### WHAT THE TASK REQUIRES
Line by line, retype the whole listing exactly.

DATA IN THIS EXERCISE below:

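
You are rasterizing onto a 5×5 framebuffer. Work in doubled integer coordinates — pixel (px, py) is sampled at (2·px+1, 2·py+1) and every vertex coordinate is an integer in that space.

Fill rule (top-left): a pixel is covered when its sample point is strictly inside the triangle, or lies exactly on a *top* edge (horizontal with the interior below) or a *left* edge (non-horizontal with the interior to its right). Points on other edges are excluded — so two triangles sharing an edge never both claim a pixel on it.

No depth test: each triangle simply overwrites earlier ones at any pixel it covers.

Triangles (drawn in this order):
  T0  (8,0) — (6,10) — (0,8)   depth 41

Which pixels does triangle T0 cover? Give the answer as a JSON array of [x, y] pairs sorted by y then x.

T0:
  2·area = 64
  edge (8, 0)→(6, 10): d=(-2,10) right/bottom  bias=-1
  edge (6, 10)→(0, 8): d=(-6,-2) top-left  bias=+0
  edge (0, 8)→(8, 0): d=(8,-8) top-left  bias=+0
    (3,0)@(7, 1): e=[8,56,0] → X  [on edge]
    (4,0)@(9, 1): e=[-12,60,16] → .
    (2,1)@(5, 3): e=[24,40,0] → X  [on edge]
    (4,1)@(9, 3): e=[-16,48,32] → .
    (1,2)@(3, 5): e=[40,24,0] → X  [on edge]
    (3,2)@(7, 5): e=[0,32,32] → .  [on edge]
    (0,3)@(1, 7): e=[56,8,0] → X  [on edge]
    (3,3)@(7, 7): e=[-4,20,48] → .
    (0,4)@(1, 9): e=[52,-4,16] → .
    (1,4)@(3, 9): e=[32,0,32] → X  [on edge]
    (3,4)@(7, 9): e=[-8,8,64] → .
  covered (10 px):
    . . . X .
    . . X X .
    . X X . .
    X X X . .
    . X X . .

Result: [[3,0],[2,1],[3,1],[1,2],[2,2],[0,3],[1,3],[2,3],[1,4],[2,4]]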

End of DATA IN THIS EXERCISE.

### TASK RESULT
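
You are rasterizing onto a 5×5 framebuffer. Work in doubled integer coordinates — pixel (px, py) is sampled at (2·px+1, 2·py+1) and every vertex coordinate is an integer in that space.

Fill rule (top-left): a pixel is covered when its sample point is strictly inside the triangle, or lies exactly on a *top* edge (horizontal with the interior below) or a *left* edge (non-horizontal with the interior to its right). Points on other edges are excluded — so two triangles sharing an edge never both claim a pixel on it.

No depth test: each triangle simply overwrites earlier ones at any pixel it covers.

Triangles (drawn in this order):
  T0  (8,0) — (6,10) — (0,8)   depth 41

Which pixels does triangle T0 cover? Give the answer as a JSON array of [x, y] pairs sorted by y then x.

T0:
  2·area = 64
  edge (8, 0)→(6, 10): d=(-2,10) right/bottom  bias=-1
  edge (6, 10)→(0, 8): d=(-6,-2) top-left  bias=+0
  edge (0, 8)→(8, 0): d=(8,-8) top-left  bias=+0
    (3,0)@(7, 1): e=[8,56,0] → X  [on edge]
    (4,0)@(9, 1): e=[-12,60,16] → .
    (2,1)@(5, 3): e=[24,40,0] → X  [on edge]
    (4,1)@(9, 3): e=[-16,48,32] → .
    (1,2)@(3, 5): e=[40,24,0] → X  [on edge]
    (3,2)@(7, 5): e=[0,32,32] → .  [on edge]
    (0,3)@(1, 7): e=[56,8,0] → X  [on edge]
    (3,3)@(7, 7): e=[-4,20,48] → .
    (0,4)@(1, 9): e=[52,-4,16] → .
    (1,4)@(3, 9): e=[32,0,32] → X  [on edge]
    (3,4)@(7, 9): e=[-8,8,64] → .
  covered (10 px):
    . . . X .
    . . X X .
    . X X . .
    X X X . .
    . X X . .

Result: [[3,0],[2,1],[3,1],[1,2],[2,2],[0,3],[1,3],[2,3],[1,4],[2,4]]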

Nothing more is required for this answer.